■ Problem to work on ■
Copy nothing from the entries below except the lines from the one containing "Answer: 114282 +" through the one containing "What is (√(c(-106, -93)", and copy those exactly.

■ Information given ■
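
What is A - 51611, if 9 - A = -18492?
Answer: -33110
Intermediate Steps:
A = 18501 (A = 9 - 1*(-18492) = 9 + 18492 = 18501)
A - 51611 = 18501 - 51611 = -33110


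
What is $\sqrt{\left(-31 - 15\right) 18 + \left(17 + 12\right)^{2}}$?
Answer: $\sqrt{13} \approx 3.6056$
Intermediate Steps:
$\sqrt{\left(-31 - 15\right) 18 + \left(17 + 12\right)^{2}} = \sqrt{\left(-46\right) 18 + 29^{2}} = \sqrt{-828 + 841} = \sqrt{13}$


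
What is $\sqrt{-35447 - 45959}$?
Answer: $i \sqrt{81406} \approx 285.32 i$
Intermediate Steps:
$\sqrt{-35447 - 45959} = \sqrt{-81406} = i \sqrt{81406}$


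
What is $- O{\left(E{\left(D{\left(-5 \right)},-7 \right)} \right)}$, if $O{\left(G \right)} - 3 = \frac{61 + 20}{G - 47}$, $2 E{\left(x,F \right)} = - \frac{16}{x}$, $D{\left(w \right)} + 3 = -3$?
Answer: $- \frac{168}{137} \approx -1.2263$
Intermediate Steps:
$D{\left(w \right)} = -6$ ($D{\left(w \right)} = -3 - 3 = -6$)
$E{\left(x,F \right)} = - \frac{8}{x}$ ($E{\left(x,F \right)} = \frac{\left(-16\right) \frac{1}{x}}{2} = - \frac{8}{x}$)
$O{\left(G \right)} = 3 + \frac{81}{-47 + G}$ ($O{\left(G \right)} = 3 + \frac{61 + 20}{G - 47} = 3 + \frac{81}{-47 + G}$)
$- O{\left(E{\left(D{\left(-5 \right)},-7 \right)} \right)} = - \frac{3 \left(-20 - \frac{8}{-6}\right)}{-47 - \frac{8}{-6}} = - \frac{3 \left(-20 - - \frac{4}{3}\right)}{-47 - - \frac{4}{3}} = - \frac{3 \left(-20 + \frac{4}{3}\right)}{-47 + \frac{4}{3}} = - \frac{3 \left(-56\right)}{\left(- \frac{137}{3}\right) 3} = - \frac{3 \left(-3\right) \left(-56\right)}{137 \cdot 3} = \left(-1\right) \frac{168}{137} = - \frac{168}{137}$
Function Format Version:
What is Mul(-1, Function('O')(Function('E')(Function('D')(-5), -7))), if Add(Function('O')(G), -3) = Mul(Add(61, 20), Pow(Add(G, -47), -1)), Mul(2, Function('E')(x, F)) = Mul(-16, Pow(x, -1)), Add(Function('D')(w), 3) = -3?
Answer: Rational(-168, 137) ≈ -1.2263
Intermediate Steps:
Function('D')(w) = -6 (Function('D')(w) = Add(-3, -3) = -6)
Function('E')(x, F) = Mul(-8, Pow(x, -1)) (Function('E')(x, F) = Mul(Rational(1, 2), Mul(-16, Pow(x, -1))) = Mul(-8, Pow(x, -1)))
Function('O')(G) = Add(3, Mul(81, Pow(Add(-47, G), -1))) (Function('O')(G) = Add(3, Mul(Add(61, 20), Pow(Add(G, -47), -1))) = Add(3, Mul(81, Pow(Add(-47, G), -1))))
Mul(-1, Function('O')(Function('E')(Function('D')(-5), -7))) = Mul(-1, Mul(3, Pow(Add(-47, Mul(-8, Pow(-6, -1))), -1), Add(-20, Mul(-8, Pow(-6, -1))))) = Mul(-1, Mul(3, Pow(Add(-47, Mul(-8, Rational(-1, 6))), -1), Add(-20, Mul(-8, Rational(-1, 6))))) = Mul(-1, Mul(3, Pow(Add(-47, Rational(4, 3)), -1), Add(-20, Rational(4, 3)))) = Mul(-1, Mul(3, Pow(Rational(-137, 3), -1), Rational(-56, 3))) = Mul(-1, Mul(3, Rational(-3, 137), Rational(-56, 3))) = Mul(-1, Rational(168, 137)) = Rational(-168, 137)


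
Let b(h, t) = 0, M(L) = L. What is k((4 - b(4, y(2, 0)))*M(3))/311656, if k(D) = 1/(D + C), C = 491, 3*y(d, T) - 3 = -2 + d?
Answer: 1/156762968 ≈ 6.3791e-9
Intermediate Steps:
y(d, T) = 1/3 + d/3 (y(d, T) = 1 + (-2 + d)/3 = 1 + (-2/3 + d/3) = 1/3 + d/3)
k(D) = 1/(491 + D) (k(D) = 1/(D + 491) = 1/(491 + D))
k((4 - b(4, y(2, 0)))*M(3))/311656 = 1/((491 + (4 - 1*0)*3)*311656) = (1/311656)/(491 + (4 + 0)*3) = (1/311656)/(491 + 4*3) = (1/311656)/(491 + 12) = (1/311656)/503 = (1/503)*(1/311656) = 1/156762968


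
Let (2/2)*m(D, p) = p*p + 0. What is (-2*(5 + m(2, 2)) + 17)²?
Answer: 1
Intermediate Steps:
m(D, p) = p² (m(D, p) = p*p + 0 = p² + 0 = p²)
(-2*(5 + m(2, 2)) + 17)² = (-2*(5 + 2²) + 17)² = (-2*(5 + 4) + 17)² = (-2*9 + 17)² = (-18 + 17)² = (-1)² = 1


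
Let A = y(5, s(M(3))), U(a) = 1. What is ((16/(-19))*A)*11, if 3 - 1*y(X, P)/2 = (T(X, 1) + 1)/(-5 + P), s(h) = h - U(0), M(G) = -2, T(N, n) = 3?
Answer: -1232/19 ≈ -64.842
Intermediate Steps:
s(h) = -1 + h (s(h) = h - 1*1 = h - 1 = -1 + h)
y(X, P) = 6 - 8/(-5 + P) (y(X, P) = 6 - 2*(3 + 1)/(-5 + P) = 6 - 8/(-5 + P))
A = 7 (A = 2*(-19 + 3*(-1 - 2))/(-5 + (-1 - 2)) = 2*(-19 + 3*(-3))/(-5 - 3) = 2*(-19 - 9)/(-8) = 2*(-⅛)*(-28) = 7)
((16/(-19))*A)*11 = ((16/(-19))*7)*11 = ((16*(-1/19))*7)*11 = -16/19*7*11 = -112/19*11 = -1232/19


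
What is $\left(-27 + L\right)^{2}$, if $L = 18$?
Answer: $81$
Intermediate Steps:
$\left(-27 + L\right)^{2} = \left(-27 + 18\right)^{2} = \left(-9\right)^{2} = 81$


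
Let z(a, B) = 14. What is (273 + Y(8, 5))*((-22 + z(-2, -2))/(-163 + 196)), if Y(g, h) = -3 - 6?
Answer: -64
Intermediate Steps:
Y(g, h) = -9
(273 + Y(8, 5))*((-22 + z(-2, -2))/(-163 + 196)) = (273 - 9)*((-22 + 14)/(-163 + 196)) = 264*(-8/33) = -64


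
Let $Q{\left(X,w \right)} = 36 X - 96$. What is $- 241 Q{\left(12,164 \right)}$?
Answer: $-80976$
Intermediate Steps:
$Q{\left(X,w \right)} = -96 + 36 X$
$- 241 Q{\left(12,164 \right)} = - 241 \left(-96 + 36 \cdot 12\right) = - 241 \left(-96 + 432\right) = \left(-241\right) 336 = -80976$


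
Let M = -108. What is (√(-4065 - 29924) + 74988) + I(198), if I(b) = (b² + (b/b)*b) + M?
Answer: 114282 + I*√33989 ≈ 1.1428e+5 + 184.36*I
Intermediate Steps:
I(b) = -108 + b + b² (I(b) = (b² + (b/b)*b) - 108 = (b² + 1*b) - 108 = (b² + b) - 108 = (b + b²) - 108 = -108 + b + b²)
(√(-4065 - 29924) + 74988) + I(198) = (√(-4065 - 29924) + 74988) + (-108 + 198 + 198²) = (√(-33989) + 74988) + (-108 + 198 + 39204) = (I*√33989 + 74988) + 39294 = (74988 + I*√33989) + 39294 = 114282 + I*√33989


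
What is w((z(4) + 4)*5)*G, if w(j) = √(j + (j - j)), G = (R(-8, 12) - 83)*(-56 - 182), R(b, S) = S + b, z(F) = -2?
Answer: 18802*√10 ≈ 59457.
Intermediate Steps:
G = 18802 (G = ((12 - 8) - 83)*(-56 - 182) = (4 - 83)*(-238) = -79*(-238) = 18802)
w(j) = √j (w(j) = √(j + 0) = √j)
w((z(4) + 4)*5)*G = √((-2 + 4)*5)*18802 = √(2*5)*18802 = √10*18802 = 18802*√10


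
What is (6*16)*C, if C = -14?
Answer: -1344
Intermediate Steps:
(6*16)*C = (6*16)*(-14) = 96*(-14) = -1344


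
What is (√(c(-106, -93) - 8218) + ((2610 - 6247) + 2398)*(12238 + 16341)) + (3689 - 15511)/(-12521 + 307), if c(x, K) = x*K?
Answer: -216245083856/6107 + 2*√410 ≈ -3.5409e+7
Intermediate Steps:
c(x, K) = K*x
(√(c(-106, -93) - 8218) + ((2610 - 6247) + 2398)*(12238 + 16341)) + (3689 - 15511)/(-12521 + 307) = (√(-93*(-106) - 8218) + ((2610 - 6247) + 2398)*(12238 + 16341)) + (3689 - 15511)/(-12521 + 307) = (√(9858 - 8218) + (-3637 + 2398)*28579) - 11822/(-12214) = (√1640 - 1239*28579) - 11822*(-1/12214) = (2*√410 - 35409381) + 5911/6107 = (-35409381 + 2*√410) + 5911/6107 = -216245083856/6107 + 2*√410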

■ Response ■
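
Answer: 114282 + I*√33989 ≈ 1.1428e+5 + 184.36*I
Intermediate Steps:
I(b) = -108 + b + b² (I(b) = (b² + (b/b)*b) - 108 = (b² + 1*b) - 108 = (b² + b) - 108 = (b + b²) - 108 = -108 + b + b²)
(√(-4065 - 29924) + 74988) + I(198) = (√(-4065 - 29924) + 74988) + (-108 + 198 + 198²) = (√(-33989) + 74988) + (-108 + 198 + 39204) = (I*√33989 + 74988) + 39294 = (74988 + I*√33989) + 39294 = 114282 + I*√33989


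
What is w((z(4) + 4)*5)*G, if w(j) = √(j + (j - j)), G = (R(-8, 12) - 83)*(-56 - 182), R(b, S) = S + b, z(F) = -2?
Answer: 18802*√10 ≈ 59457.
Intermediate Steps:
G = 18802 (G = ((12 - 8) - 83)*(-56 - 182) = (4 - 83)*(-238) = -79*(-238) = 18802)
w(j) = √j (w(j) = √(j + 0) = √j)
w((z(4) + 4)*5)*G = √((-2 + 4)*5)*18802 = √(2*5)*18802 = √10*18802 = 18802*√10


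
What is (6*16)*C, if C = -14?
Answer: -1344
Intermediate Steps:
(6*16)*C = (6*16)*(-14) = 96*(-14) = -1344


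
What is (√(c(-106, -93) - 8218) + ((2610 - 6247) + 2398)*(12238 + 16341)) + (3689 - 15511)/(-12521 + 307), if c(x, K) = x*K?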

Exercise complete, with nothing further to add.